- [What is required]: Quote the full listing word for word.
-- Opening Marker --
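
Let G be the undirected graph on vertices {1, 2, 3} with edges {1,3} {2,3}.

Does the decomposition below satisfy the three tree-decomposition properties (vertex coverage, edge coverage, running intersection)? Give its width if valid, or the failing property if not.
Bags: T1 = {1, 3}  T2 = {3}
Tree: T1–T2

A tree decomposition must satisfy three properties: every vertex lies in some bag; for every edge, both endpoints lie together in some bag; and for every vertex, the bags containing it form a connected subtree. Here vertex 2 appears in no bag, so the decomposition is invalid.

No — vertex 2 appears in no bag.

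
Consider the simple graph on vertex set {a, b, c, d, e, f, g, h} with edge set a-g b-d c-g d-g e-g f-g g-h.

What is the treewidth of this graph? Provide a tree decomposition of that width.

Treewidth 1.
Bags: B1 = {g, h}  B2 = {c, g}  B3 = {d, g}  B4 = {a, g}  B5 = {e, g}  B6 = {b, d}  B7 = {f, g}
Tree: B1–B2, B1–B3, B3–B4, B3–B5, B3–B6, B2–B7

Every bag has size at most 2, so the width is 2 − 1 = 1 and tw(G) ≤ 1. G has an edge, so its treewidth is at least 1. Therefore the treewidth is 1.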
-- Closing Marker --
- [Your solution]:
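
Let G be the undirected graph on vertices {1, 2, 3} with edges {1,3} {2,3}.

Does the decomposition below satisfy the three tree-decomposition properties (vertex coverage, edge coverage, running intersection)? Give its width if valid, or the failing property if not.
Bags: T1 = {1, 3}  T2 = {3}
Tree: T1–T2

A tree decomposition must satisfy three properties: every vertex lies in some bag; for every edge, both endpoints lie together in some bag; and for every vertex, the bags containing it form a connected subtree. Here vertex 2 appears in no bag, so the decomposition is invalid.

No — vertex 2 appears in no bag.

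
Consider the simple graph on vertex set {a, b, c, d, e, f, g, h} with edge set a-g b-d c-g d-g e-g f-g g-h.

What is the treewidth of this graph? Provide a tree decomposition of that width.

Treewidth 1.
Bags: B1 = {g, h}  B2 = {c, g}  B3 = {d, g}  B4 = {a, g}  B5 = {e, g}  B6 = {b, d}  B7 = {f, g}
Tree: B1–B2, B1–B3, B3–B4, B3–B5, B3–B6, B2–B7

Every bag has size at most 2, so the width is 2 − 1 = 1 and tw(G) ≤ 1. G has an edge, so its treewidth is at least 1. Therefore the treewidth is 1.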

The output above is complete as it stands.